Data entries
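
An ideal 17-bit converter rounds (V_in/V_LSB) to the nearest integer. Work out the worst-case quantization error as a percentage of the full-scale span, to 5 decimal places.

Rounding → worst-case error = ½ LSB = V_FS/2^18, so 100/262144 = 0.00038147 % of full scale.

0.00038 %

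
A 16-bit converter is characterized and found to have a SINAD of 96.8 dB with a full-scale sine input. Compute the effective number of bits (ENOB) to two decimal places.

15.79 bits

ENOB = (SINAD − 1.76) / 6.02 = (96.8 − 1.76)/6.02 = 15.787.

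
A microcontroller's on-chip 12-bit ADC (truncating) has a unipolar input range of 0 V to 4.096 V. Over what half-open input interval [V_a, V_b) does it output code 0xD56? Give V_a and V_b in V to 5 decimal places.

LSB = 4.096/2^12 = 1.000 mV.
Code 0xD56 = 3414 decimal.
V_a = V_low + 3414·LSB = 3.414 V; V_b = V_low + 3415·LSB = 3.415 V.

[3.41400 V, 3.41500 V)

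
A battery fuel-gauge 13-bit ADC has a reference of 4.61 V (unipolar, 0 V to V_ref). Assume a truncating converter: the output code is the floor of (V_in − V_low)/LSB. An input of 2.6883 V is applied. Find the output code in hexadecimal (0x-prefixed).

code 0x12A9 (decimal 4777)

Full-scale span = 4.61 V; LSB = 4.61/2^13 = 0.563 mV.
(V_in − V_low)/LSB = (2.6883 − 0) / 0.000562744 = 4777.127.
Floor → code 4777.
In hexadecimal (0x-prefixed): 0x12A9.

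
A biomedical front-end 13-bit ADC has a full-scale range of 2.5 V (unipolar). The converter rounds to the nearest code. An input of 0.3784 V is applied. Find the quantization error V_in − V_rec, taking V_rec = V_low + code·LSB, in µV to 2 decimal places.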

• **ACTIVITY**
Reproduce each entry exactly, leaving out nothing.

• **RESULT FOR THIS EXERCISE**
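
An ideal 17-bit converter rounds (V_in/V_LSB) to the nearest integer. Work out the worst-case quantization error as a percentage of the full-scale span, to 5 decimal places.

Rounding → worst-case error = ½ LSB = V_FS/2^18, so 100/262144 = 0.00038147 % of full scale.

0.00038 %

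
A 16-bit converter is characterized and found to have a SINAD of 96.8 dB with a full-scale sine input. Compute the effective number of bits (ENOB) to two decimal places.

15.79 bits

ENOB = (SINAD − 1.76) / 6.02 = (96.8 − 1.76)/6.02 = 15.787.

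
A microcontroller's on-chip 12-bit ADC (truncating) has a unipolar input range of 0 V to 4.096 V. Over what half-open input interval [V_a, V_b) does it output code 0xD56? Give V_a and V_b in V to 5 decimal places.

LSB = 4.096/2^12 = 1.000 mV.
Code 0xD56 = 3414 decimal.
V_a = V_low + 3414·LSB = 3.414 V; V_b = V_low + 3415·LSB = 3.415 V.

[3.41400 V, 3.41500 V)

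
A battery fuel-gauge 13-bit ADC has a reference of 4.61 V (unipolar, 0 V to V_ref). Assume a truncating converter: the output code is the floor of (V_in − V_low)/LSB. An input of 2.6883 V is applied. Find the output code in hexadecimal (0x-prefixed).

code 0x12A9 (decimal 4777)

Full-scale span = 4.61 V; LSB = 4.61/2^13 = 0.563 mV.
(V_in − V_low)/LSB = (2.6883 − 0) / 0.000562744 = 4777.127.
Floor → code 4777.
In hexadecimal (0x-prefixed): 0x12A9.

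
A biomedical front-end 13-bit ADC has a full-scale range of 2.5 V (unipolar). The converter rounds to the nearest code. An input of 0.3784 V is applied. Find the quantization error V_in − V_rec, taking V_rec = V_low + code·LSB, in µV to 2 decimal places.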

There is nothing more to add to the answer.